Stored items
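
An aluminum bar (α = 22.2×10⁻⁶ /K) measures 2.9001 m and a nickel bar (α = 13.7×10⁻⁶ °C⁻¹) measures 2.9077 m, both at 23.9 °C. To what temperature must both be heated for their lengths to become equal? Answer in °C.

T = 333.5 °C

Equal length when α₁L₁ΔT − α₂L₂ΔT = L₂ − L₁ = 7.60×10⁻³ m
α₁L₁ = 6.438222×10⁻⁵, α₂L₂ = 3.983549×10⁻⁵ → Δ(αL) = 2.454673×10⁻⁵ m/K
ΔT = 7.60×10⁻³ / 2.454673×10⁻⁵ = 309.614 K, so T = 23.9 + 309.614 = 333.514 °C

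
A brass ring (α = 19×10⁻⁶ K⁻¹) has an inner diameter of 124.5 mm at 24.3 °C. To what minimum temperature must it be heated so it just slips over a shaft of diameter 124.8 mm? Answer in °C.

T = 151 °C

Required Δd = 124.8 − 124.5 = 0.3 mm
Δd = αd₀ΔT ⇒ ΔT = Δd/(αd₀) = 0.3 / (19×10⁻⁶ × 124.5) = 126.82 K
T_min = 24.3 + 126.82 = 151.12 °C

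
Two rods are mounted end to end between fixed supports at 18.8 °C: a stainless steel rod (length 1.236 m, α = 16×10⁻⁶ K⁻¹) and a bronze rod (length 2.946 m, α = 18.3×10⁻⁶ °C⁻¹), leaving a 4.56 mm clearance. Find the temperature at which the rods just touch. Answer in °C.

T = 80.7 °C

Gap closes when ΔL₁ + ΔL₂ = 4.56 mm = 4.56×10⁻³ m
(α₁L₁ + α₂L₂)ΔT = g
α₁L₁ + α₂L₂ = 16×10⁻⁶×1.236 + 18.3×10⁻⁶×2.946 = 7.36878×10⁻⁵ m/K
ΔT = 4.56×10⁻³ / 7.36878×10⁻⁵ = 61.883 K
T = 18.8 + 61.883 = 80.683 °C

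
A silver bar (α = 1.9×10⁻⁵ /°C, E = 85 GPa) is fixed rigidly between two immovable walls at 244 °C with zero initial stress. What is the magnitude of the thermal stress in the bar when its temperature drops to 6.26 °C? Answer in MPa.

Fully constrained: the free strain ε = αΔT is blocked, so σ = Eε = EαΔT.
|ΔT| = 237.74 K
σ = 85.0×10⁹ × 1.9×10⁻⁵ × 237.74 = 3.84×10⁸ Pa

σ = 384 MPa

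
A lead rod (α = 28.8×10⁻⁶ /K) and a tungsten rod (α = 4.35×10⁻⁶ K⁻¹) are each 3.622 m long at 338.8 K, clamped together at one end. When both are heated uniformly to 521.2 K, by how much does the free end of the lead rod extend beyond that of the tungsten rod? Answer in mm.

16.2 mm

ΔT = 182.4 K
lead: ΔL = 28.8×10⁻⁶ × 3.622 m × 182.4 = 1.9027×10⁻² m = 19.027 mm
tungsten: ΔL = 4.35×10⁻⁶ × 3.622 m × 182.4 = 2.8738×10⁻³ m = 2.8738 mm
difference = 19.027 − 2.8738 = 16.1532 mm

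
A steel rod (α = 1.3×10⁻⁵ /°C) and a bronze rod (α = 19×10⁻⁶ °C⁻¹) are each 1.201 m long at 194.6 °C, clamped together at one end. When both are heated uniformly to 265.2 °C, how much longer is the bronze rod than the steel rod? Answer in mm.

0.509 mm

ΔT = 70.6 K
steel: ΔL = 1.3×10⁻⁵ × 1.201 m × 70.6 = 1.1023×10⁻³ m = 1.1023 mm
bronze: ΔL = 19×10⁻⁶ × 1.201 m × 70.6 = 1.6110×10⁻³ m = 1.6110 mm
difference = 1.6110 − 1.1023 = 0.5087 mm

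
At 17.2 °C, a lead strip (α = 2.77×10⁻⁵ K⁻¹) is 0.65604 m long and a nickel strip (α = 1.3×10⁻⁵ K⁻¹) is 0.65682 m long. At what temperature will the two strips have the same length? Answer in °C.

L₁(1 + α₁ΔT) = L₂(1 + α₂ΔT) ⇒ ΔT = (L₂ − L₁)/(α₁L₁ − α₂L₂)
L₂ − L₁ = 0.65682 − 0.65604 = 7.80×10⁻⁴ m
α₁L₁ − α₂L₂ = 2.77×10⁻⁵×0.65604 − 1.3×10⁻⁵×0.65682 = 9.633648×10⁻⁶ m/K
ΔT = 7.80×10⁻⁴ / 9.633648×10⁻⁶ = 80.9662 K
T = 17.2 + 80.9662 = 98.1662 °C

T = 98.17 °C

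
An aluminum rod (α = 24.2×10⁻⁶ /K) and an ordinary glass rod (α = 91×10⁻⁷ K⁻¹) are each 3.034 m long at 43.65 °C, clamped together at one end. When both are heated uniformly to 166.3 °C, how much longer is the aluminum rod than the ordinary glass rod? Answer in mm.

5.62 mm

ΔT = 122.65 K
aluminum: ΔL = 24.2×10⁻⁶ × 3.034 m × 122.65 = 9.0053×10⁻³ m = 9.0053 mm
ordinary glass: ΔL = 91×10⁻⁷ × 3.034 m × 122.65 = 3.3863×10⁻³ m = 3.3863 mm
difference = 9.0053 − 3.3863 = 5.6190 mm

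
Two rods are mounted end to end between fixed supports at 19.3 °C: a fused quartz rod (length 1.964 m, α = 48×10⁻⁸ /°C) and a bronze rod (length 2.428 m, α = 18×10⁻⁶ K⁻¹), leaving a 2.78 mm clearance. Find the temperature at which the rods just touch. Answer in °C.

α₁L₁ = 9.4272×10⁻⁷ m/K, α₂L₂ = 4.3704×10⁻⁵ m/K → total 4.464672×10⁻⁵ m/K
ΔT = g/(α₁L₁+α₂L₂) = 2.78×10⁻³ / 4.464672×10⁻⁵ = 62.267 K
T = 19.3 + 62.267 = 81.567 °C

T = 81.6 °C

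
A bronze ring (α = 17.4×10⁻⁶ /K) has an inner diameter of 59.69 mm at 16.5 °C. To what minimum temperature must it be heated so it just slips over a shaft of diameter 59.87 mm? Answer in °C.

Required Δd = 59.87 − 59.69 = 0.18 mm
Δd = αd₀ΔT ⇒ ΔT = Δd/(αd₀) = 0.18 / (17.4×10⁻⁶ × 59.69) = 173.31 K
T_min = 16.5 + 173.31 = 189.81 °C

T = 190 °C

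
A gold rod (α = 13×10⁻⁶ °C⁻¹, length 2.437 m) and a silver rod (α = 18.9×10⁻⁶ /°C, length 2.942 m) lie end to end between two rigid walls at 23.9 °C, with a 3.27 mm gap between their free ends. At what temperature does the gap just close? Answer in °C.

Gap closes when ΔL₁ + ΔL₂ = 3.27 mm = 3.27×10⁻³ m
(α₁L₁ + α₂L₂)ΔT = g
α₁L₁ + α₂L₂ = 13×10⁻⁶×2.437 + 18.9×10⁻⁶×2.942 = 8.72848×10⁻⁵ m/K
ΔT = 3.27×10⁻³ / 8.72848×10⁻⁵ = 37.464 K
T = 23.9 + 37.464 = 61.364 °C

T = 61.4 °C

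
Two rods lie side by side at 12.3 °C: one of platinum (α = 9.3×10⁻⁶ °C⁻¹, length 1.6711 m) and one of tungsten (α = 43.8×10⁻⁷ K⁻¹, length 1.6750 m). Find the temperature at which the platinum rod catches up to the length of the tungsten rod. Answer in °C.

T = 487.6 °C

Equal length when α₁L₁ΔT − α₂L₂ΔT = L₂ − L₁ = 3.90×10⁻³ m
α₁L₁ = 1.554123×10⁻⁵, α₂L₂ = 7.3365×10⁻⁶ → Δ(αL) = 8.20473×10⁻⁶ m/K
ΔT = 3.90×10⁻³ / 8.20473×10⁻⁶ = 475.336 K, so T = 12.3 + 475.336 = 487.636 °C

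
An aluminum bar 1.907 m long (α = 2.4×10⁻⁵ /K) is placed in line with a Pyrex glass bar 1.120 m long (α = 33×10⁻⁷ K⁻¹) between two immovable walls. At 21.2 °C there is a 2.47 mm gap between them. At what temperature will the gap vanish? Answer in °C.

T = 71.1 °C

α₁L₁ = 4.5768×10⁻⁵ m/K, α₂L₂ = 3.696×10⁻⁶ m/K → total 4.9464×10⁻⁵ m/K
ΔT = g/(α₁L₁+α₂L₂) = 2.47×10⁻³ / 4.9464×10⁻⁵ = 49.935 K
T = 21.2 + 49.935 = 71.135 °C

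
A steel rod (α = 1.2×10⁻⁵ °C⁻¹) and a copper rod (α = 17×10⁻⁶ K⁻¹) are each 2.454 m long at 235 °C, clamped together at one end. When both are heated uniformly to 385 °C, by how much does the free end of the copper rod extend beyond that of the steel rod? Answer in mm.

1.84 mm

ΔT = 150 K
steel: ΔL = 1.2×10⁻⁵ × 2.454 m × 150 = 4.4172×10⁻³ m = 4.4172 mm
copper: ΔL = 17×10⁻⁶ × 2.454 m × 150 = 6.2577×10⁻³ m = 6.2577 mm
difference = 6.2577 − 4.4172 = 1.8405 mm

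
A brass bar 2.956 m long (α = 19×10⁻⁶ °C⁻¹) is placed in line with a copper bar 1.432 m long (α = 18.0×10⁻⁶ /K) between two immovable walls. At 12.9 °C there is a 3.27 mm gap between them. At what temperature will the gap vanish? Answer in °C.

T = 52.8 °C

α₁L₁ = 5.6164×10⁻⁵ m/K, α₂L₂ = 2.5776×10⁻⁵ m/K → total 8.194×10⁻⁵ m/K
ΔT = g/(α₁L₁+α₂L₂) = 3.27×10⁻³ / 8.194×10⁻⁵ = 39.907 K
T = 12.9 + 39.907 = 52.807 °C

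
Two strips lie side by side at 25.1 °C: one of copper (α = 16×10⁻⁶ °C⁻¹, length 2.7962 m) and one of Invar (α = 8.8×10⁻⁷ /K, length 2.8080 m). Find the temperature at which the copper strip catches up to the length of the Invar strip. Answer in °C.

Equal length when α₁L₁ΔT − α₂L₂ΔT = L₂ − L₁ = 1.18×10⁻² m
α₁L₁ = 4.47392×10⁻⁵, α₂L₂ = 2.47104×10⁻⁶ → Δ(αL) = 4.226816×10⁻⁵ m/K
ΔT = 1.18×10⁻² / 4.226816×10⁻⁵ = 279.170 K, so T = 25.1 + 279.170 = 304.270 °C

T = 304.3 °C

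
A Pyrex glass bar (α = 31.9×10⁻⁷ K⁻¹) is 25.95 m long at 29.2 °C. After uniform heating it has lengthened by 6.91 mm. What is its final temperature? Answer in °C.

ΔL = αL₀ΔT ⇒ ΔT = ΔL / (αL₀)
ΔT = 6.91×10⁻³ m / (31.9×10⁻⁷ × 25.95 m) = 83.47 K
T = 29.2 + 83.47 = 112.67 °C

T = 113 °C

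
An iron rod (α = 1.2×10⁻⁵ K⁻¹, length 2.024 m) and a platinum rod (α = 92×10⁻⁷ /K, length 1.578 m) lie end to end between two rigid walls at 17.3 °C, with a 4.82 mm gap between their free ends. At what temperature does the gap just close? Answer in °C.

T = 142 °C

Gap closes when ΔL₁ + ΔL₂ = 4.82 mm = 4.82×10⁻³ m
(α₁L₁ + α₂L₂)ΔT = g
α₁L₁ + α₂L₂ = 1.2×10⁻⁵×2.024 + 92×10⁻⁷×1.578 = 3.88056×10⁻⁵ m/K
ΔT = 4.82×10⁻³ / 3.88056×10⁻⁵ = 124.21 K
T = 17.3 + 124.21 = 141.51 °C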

# Problem details:
From the line containing "An iron rod" through the last line of the records, output each line exactly and nothing more.

# Written response:
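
An iron rod (α = 1.2×10⁻⁵ K⁻¹, length 2.024 m) and a platinum rod (α = 92×10⁻⁷ /K, length 1.578 m) lie end to end between two rigid walls at 17.3 °C, with a 4.82 mm gap between their free ends. At what temperature does the gap just close? Answer in °C.

T = 142 °C

Gap closes when ΔL₁ + ΔL₂ = 4.82 mm = 4.82×10⁻³ m
(α₁L₁ + α₂L₂)ΔT = g
α₁L₁ + α₂L₂ = 1.2×10⁻⁵×2.024 + 92×10⁻⁷×1.578 = 3.88056×10⁻⁵ m/K
ΔT = 4.82×10⁻³ / 3.88056×10⁻⁵ = 124.21 K
T = 17.3 + 124.21 = 141.51 °C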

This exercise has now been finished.